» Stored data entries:
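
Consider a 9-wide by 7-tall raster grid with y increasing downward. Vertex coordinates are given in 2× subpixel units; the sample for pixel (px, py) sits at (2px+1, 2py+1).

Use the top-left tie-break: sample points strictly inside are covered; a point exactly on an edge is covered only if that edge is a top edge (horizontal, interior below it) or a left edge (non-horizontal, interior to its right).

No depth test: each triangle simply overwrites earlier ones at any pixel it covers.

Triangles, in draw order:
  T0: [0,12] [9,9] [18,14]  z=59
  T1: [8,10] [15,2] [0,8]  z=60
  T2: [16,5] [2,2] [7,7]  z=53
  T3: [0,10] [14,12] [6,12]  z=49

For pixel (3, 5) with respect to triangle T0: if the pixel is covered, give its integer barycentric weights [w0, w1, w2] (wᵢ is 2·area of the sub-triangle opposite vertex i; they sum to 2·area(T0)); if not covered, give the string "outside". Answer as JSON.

T0:
  2·area = 72
  edge (0, 12)→(9, 9): d=(9,-3) top-left  bias=+0
  edge (9, 9)→(18, 14): d=(9,5) right/bottom  bias=-1
  edge (18, 14)→(0, 12): d=(-18,-2) top-left  bias=+0
    (7,3)@(15, 7): e=[0,-48,120] → .  [on edge]
    (4,4)@(9, 9): e=[0,0,72] → .  [on edge]
    (1,5)@(3, 11): e=[0,48,24] → X  [on edge]
    (2,5)@(5, 11): e=[6,38,28] → X
    (3,5)@(7, 11): e=[12,28,32] → X
    (4,5)@(9, 11): e=[18,18,36] → X
    (5,5)@(11, 11): e=[24,8,40] → X
    (6,5)@(13, 11): e=[30,-2,44] → .
    (1,6)@(3, 13): e=[18,66,-12] → .
    (2,6)@(5, 13): e=[24,56,-8] → .
    (3,6)@(7, 13): e=[30,46,-4] → .
    (4,6)@(9, 13): e=[36,36,0] → X  [on edge]
  covered (9 px):
    . . . . . . . . .
    . . . . . . . . .
    . . . . . . . . .
    . . . . . . . . .
    . . . . . . . . .
    . X X X X X . . .
    . . . . X X X X .
T1:
  2·area = 78  (B↔C swapped to make it positive)
  edge (8, 10)→(0, 8): d=(-8,-2) top-left  bias=+0
  edge (0, 8)→(15, 2): d=(15,-6) top-left  bias=+0
  edge (15, 2)→(8, 10): d=(-7,8) right/bottom  bias=-1
    (6,1)@(13, 3): e=[66,3,9] → X
    (7,1)@(15, 3): e=[70,15,-7] → .
    (4,2)@(9, 5): e=[42,9,27] → X
    (5,2)@(11, 5): e=[46,21,11] → X
    (6,2)@(13, 5): e=[50,33,-5] → .
    (1,3)@(3, 7): e=[14,3,61] → X
    (2,3)@(5, 7): e=[18,15,45] → X
    (3,3)@(7, 7): e=[22,27,29] → X
    (5,3)@(11, 7): e=[30,51,-3] → .
    (1,4)@(3, 9): e=[-2,33,47] → .
    (2,4)@(5, 9): e=[2,45,31] → X
    (4,4)@(9, 9): e=[10,69,-1] → .
  covered (9 px):
    . . . . . . . . .
    . . . . . . X . .
    . . . . X X . . .
    . X X X X . . . .
    . . X X . . . . .
    . . . . . . . . .
    . . . . . . . . .
T2:
  2·area = 55  (B↔C swapped to make it positive)
  edge (16, 5)→(7, 7): d=(-9,2) right/bottom  bias=-1
  edge (7, 7)→(2, 2): d=(-5,-5) top-left  bias=+0
  edge (2, 2)→(16, 5): d=(14,3) right/bottom  bias=-1
    (0,0)@(1, 1): e=[66,0,-11] → .  [on edge]
    (1,1)@(3, 3): e=[44,0,11] → X  [on edge]
    (2,1)@(5, 3): e=[40,10,5] → X
    (3,1)@(7, 3): e=[36,20,-1] → .
    (1,2)@(3, 5): e=[26,-10,39] → .
    (2,2)@(5, 5): e=[22,0,33] → X  [on edge]
    (3,2)@(7, 5): e=[18,10,27] → X
    (4,2)@(9, 5): e=[14,20,21] → X
    (5,2)@(11, 5): e=[10,30,15] → X
    (6,2)@(13, 5): e=[6,40,9] → X
    (7,2)@(15, 5): e=[2,50,3] → X
    (8,2)@(17, 5): e=[-2,60,-3] → .
    (3,3)@(7, 7): e=[0,0,55] → .  [on edge]
    (4,4)@(9, 9): e=[-22,0,77] → .  [on edge]
    (5,5)@(11, 11): e=[-44,0,99] → .  [on edge]
    (6,6)@(13, 13): e=[-66,0,121] → .  [on edge]
  covered (8 px):
    . . . . . . . . .
    . X X . . . . . .
    . . X X X X X X .
    . . . . . . . . .
    . . . . . . . . .
    . . . . . . . . .
    . . . . . . . . .
T3:
  2·area = 16
  edge (0, 10)→(14, 12): d=(14,2) right/bottom  bias=-1
  edge (14, 12)→(6, 12): d=(-8,0) right/bottom  bias=-1
  edge (6, 12)→(0, 10): d=(-6,-2) top-left  bias=+0
    (1,5)@(3, 11): e=[8,8,0] → X  [on edge]
    (2,5)@(5, 11): e=[4,8,4] → X
    (3,5)@(7, 11): e=[0,8,8] → .  [on edge]
    (1,6)@(3, 13): e=[36,-8,-12] → .
    (2,6)@(5, 13): e=[32,-8,-8] → .
    (4,6)@(9, 13): e=[24,-8,0] → .  [on edge]
  covered (2 px):
    . . . . . . . . .
    . . . . . . . . .
    . . . . . . . . .
    . . . . . . . . .
    . . . . . . . . .
    . X X . . . . . .
    . . . . . . . . .

Result: [28,32,12]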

» WORK TO BE COMPLETED:
Write out every line of the data exactly, leaving nothing out.

» ANSWER AREA:
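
Consider a 9-wide by 7-tall raster grid with y increasing downward. Vertex coordinates are given in 2× subpixel units; the sample for pixel (px, py) sits at (2px+1, 2py+1).

Use the top-left tie-break: sample points strictly inside are covered; a point exactly on an edge is covered only if that edge is a top edge (horizontal, interior below it) or a left edge (non-horizontal, interior to its right).

No depth test: each triangle simply overwrites earlier ones at any pixel it covers.

Triangles, in draw order:
  T0: [0,12] [9,9] [18,14]  z=59
  T1: [8,10] [15,2] [0,8]  z=60
  T2: [16,5] [2,2] [7,7]  z=53
  T3: [0,10] [14,12] [6,12]  z=49

For pixel (3, 5) with respect to triangle T0: if the pixel is covered, give its integer barycentric weights [w0, w1, w2] (wᵢ is 2·area of the sub-triangle opposite vertex i; they sum to 2·area(T0)); if not covered, give the string "outside". Answer as JSON.

T0:
  2·area = 72
  edge (0, 12)→(9, 9): d=(9,-3) top-left  bias=+0
  edge (9, 9)→(18, 14): d=(9,5) right/bottom  bias=-1
  edge (18, 14)→(0, 12): d=(-18,-2) top-left  bias=+0
    (7,3)@(15, 7): e=[0,-48,120] → .  [on edge]
    (4,4)@(9, 9): e=[0,0,72] → .  [on edge]
    (1,5)@(3, 11): e=[0,48,24] → X  [on edge]
    (2,5)@(5, 11): e=[6,38,28] → X
    (3,5)@(7, 11): e=[12,28,32] → X
    (4,5)@(9, 11): e=[18,18,36] → X
    (5,5)@(11, 11): e=[24,8,40] → X
    (6,5)@(13, 11): e=[30,-2,44] → .
    (1,6)@(3, 13): e=[18,66,-12] → .
    (2,6)@(5, 13): e=[24,56,-8] → .
    (3,6)@(7, 13): e=[30,46,-4] → .
    (4,6)@(9, 13): e=[36,36,0] → X  [on edge]
  covered (9 px):
    . . . . . . . . .
    . . . . . . . . .
    . . . . . . . . .
    . . . . . . . . .
    . . . . . . . . .
    . X X X X X . . .
    . . . . X X X X .
T1:
  2·area = 78  (B↔C swapped to make it positive)
  edge (8, 10)→(0, 8): d=(-8,-2) top-left  bias=+0
  edge (0, 8)→(15, 2): d=(15,-6) top-left  bias=+0
  edge (15, 2)→(8, 10): d=(-7,8) right/bottom  bias=-1
    (6,1)@(13, 3): e=[66,3,9] → X
    (7,1)@(15, 3): e=[70,15,-7] → .
    (4,2)@(9, 5): e=[42,9,27] → X
    (5,2)@(11, 5): e=[46,21,11] → X
    (6,2)@(13, 5): e=[50,33,-5] → .
    (1,3)@(3, 7): e=[14,3,61] → X
    (2,3)@(5, 7): e=[18,15,45] → X
    (3,3)@(7, 7): e=[22,27,29] → X
    (5,3)@(11, 7): e=[30,51,-3] → .
    (1,4)@(3, 9): e=[-2,33,47] → .
    (2,4)@(5, 9): e=[2,45,31] → X
    (4,4)@(9, 9): e=[10,69,-1] → .
  covered (9 px):
    . . . . . . . . .
    . . . . . . X . .
    . . . . X X . . .
    . X X X X . . . .
    . . X X . . . . .
    . . . . . . . . .
    . . . . . . . . .
T2:
  2·area = 55  (B↔C swapped to make it positive)
  edge (16, 5)→(7, 7): d=(-9,2) right/bottom  bias=-1
  edge (7, 7)→(2, 2): d=(-5,-5) top-left  bias=+0
  edge (2, 2)→(16, 5): d=(14,3) right/bottom  bias=-1
    (0,0)@(1, 1): e=[66,0,-11] → .  [on edge]
    (1,1)@(3, 3): e=[44,0,11] → X  [on edge]
    (2,1)@(5, 3): e=[40,10,5] → X
    (3,1)@(7, 3): e=[36,20,-1] → .
    (1,2)@(3, 5): e=[26,-10,39] → .
    (2,2)@(5, 5): e=[22,0,33] → X  [on edge]
    (3,2)@(7, 5): e=[18,10,27] → X
    (4,2)@(9, 5): e=[14,20,21] → X
    (5,2)@(11, 5): e=[10,30,15] → X
    (6,2)@(13, 5): e=[6,40,9] → X
    (7,2)@(15, 5): e=[2,50,3] → X
    (8,2)@(17, 5): e=[-2,60,-3] → .
    (3,3)@(7, 7): e=[0,0,55] → .  [on edge]
    (4,4)@(9, 9): e=[-22,0,77] → .  [on edge]
    (5,5)@(11, 11): e=[-44,0,99] → .  [on edge]
    (6,6)@(13, 13): e=[-66,0,121] → .  [on edge]
  covered (8 px):
    . . . . . . . . .
    . X X . . . . . .
    . . X X X X X X .
    . . . . . . . . .
    . . . . . . . . .
    . . . . . . . . .
    . . . . . . . . .
T3:
  2·area = 16
  edge (0, 10)→(14, 12): d=(14,2) right/bottom  bias=-1
  edge (14, 12)→(6, 12): d=(-8,0) right/bottom  bias=-1
  edge (6, 12)→(0, 10): d=(-6,-2) top-left  bias=+0
    (1,5)@(3, 11): e=[8,8,0] → X  [on edge]
    (2,5)@(5, 11): e=[4,8,4] → X
    (3,5)@(7, 11): e=[0,8,8] → .  [on edge]
    (1,6)@(3, 13): e=[36,-8,-12] → .
    (2,6)@(5, 13): e=[32,-8,-8] → .
    (4,6)@(9, 13): e=[24,-8,0] → .  [on edge]
  covered (2 px):
    . . . . . . . . .
    . . . . . . . . .
    . . . . . . . . .
    . . . . . . . . .
    . . . . . . . . .
    . X X . . . . . .
    . . . . . . . . .

Result: [28,32,12]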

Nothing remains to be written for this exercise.